+++ Dataset excerpts
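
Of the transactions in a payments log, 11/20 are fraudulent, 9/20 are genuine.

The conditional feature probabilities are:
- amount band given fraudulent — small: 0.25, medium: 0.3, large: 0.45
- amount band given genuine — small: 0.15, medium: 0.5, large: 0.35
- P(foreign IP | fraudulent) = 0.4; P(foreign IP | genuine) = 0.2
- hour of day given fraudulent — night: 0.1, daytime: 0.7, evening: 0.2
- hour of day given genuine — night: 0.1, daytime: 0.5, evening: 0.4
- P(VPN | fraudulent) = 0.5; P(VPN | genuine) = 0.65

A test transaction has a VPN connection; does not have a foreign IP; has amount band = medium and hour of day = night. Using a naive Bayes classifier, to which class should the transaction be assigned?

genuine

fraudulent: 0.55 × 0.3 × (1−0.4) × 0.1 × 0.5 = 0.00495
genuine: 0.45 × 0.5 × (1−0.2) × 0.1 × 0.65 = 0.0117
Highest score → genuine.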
++++++
What this task involves:
Write out each entry again, leaving every word as it is.

Output for this exercise:
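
Of the transactions in a payments log, 11/20 are fraudulent, 9/20 are genuine.

The conditional feature probabilities are:
- amount band given fraudulent — small: 0.25, medium: 0.3, large: 0.45
- amount band given genuine — small: 0.15, medium: 0.5, large: 0.35
- P(foreign IP | fraudulent) = 0.4; P(foreign IP | genuine) = 0.2
- hour of day given fraudulent — night: 0.1, daytime: 0.7, evening: 0.2
- hour of day given genuine — night: 0.1, daytime: 0.5, evening: 0.4
- P(VPN | fraudulent) = 0.5; P(VPN | genuine) = 0.65

A test transaction has a VPN connection; does not have a foreign IP; has amount band = medium and hour of day = night. Using a naive Bayes classifier, to which class should the transaction be assigned?

genuine

fraudulent: 0.55 × 0.3 × (1−0.4) × 0.1 × 0.5 = 0.00495
genuine: 0.45 × 0.5 × (1−0.2) × 0.1 × 0.65 = 0.0117
Highest score → genuine.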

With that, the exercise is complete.